━━ Provided data ━━

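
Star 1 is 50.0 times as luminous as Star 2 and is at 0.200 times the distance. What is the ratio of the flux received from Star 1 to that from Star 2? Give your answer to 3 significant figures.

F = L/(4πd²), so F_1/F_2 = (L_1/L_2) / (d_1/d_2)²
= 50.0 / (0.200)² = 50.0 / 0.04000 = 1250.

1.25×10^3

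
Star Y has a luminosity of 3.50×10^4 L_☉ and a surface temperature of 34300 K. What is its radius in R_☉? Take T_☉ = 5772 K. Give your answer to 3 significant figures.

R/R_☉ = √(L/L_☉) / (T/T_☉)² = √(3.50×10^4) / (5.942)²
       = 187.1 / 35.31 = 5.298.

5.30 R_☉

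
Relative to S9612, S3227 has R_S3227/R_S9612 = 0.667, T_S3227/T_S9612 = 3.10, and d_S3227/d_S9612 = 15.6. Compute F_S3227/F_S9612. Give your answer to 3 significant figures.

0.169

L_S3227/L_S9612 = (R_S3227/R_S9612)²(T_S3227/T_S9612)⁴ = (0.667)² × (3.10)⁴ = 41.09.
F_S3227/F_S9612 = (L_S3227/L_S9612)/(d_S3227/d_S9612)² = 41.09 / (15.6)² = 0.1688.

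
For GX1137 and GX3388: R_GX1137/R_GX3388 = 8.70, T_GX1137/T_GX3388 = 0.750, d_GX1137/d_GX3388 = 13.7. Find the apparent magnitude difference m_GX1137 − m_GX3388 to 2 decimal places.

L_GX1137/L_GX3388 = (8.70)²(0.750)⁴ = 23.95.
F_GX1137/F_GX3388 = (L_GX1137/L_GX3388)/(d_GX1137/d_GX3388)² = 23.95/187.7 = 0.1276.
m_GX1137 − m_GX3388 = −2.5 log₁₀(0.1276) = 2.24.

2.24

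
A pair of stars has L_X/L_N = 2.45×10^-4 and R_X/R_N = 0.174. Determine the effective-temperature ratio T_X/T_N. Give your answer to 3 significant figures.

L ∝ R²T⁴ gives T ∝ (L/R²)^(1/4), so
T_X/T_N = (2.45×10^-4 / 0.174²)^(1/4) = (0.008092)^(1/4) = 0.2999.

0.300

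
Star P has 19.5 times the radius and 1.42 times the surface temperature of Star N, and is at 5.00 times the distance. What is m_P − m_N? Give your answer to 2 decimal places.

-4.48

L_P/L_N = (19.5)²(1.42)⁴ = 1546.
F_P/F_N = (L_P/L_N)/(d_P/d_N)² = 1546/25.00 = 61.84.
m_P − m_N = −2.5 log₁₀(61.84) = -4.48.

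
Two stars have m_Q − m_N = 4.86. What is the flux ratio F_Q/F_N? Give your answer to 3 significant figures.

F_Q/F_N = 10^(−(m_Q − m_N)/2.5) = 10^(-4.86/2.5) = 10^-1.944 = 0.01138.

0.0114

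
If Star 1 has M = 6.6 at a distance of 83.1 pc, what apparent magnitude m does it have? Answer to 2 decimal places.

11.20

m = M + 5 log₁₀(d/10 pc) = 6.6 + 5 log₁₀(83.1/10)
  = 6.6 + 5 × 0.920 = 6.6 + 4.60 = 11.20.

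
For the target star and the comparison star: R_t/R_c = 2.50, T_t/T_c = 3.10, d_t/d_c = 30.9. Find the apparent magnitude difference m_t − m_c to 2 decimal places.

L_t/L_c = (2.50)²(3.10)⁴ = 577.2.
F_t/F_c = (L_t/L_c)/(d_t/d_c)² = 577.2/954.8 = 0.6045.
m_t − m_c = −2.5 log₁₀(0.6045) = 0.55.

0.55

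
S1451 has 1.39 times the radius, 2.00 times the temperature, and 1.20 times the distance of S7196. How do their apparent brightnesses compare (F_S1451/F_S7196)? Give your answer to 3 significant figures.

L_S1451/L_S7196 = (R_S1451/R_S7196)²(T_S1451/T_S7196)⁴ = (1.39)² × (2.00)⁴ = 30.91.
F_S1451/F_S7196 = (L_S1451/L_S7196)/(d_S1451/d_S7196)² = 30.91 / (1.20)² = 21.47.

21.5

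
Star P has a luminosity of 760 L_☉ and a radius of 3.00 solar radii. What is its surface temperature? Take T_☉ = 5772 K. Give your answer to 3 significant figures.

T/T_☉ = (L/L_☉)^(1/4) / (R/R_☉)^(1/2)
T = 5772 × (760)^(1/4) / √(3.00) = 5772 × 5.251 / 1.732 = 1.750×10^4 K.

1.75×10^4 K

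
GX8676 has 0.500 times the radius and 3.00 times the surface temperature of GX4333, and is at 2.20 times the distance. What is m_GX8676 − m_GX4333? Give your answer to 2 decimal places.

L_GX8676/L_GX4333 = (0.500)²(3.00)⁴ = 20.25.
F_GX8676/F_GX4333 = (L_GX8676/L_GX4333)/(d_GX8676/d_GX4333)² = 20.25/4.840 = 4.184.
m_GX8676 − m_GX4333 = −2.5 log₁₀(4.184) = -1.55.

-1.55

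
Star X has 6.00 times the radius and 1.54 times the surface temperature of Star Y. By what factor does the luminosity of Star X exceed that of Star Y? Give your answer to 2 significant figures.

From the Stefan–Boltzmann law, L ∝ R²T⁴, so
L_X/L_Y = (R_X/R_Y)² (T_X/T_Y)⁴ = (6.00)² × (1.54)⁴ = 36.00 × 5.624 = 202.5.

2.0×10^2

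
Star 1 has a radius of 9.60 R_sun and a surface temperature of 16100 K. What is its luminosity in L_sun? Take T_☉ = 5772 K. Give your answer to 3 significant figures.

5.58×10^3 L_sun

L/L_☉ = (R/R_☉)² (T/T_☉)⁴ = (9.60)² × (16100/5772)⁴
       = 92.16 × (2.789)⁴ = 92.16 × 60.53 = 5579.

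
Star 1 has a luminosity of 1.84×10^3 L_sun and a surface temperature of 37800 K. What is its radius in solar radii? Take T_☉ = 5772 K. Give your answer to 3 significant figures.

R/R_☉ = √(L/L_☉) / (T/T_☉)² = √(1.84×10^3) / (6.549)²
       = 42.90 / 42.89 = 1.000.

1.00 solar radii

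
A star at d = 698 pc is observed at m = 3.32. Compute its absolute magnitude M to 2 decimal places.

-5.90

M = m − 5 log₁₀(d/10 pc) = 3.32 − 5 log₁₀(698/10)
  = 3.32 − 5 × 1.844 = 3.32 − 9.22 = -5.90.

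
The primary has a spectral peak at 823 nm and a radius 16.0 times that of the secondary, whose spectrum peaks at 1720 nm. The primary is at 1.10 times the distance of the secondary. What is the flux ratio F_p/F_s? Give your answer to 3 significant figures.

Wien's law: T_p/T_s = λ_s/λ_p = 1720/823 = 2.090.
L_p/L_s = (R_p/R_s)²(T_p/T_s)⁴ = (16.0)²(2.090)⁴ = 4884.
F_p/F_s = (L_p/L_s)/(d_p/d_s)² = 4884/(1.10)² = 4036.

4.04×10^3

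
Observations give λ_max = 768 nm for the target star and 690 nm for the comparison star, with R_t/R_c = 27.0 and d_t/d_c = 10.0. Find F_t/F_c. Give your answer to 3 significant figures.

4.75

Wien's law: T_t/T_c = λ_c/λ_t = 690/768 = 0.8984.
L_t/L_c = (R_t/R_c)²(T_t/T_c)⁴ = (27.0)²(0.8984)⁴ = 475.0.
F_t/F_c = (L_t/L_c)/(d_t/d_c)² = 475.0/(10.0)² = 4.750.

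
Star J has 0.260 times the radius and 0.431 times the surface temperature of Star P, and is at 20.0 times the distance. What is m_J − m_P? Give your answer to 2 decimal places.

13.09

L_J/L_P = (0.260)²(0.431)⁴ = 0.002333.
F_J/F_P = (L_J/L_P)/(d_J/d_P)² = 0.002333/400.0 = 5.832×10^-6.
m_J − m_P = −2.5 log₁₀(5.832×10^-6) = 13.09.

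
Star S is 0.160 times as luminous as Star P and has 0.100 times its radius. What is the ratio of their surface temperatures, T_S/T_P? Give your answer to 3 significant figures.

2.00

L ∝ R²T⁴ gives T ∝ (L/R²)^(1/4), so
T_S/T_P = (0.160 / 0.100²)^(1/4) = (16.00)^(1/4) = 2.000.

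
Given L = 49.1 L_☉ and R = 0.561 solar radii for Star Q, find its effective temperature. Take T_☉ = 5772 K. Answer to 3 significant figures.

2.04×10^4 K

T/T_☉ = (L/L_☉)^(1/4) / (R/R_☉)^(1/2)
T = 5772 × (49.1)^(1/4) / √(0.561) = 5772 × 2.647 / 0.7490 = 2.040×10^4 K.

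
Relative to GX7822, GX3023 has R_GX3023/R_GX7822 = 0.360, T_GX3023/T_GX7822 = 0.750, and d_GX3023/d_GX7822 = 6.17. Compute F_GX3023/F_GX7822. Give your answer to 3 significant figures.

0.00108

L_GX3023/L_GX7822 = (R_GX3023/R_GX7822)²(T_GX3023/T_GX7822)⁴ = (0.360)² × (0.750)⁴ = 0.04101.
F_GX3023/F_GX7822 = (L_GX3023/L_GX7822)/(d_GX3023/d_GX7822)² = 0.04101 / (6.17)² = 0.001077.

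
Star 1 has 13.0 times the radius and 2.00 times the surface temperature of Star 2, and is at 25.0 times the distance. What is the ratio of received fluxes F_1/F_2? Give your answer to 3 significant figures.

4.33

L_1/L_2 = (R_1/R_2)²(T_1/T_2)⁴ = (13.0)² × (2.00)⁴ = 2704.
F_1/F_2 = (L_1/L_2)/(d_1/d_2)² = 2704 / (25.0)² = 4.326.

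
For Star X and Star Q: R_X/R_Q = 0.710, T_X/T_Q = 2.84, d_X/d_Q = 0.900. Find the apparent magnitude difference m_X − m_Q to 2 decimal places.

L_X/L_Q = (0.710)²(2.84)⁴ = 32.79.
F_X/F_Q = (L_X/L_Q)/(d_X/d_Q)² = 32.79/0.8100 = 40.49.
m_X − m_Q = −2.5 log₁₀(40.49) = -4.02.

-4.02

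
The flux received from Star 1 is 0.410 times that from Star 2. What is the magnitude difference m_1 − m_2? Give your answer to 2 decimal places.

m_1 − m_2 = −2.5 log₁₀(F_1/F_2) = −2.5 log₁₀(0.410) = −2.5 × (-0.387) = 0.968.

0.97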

━━━

* [About this exercise]: Write out only what runs from the line holding "Star 1 has 13.0" through the last line of the records, exactly as shown.

* [Result]:
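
Star 1 has 13.0 times the radius and 2.00 times the surface temperature of Star 2, and is at 25.0 times the distance. What is the ratio of received fluxes F_1/F_2? Give your answer to 3 significant figures.

4.33

L_1/L_2 = (R_1/R_2)²(T_1/T_2)⁴ = (13.0)² × (2.00)⁴ = 2704.
F_1/F_2 = (L_1/L_2)/(d_1/d_2)² = 2704 / (25.0)² = 4.326.

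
For Star X and Star Q: R_X/R_Q = 0.710, T_X/T_Q = 2.84, d_X/d_Q = 0.900. Find the apparent magnitude difference m_X − m_Q to 2 decimal places.

L_X/L_Q = (0.710)²(2.84)⁴ = 32.79.
F_X/F_Q = (L_X/L_Q)/(d_X/d_Q)² = 32.79/0.8100 = 40.49.
m_X − m_Q = −2.5 log₁₀(40.49) = -4.02.

-4.02

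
The flux received from Star 1 is 0.410 times that from Star 2. What is the magnitude difference m_1 − m_2? Give your answer to 2 decimal places.

m_1 − m_2 = −2.5 log₁₀(F_1/F_2) = −2.5 log₁₀(0.410) = −2.5 × (-0.387) = 0.968.

0.97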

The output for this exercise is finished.